Start of DATA FOR REVIEW

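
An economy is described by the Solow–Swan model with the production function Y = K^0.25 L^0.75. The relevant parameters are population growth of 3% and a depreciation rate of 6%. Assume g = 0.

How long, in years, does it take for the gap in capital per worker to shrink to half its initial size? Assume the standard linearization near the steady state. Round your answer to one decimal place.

about 10.3 years

Near the steady state the convergence rate is λ = (1 − α)(n + δ).
λ = (1 − 0.25) × 0.090 = 0.75 × 0.090 = 0.0675
Half-life = ln 2 / λ = 0.6931 / 0.0675 ≈ 10.27 years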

End of DATA FOR REVIEW

**WORK TASK**
Every record is to be retyped exactly as given.

**EXERCISE ANSWER**
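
An economy is described by the Solow–Swan model with the production function Y = K^0.25 L^0.75. The relevant parameters are population growth of 3% and a depreciation rate of 6%. Assume g = 0.

How long, in years, does it take for the gap in capital per worker to shrink to half its initial size? Assume the standard linearization near the steady state. Round your answer to one decimal place.

about 10.3 years

Near the steady state the convergence rate is λ = (1 − α)(n + δ).
λ = (1 − 0.25) × 0.090 = 0.75 × 0.090 = 0.0675
Half-life = ln 2 / λ = 0.6931 / 0.0675 ≈ 10.27 years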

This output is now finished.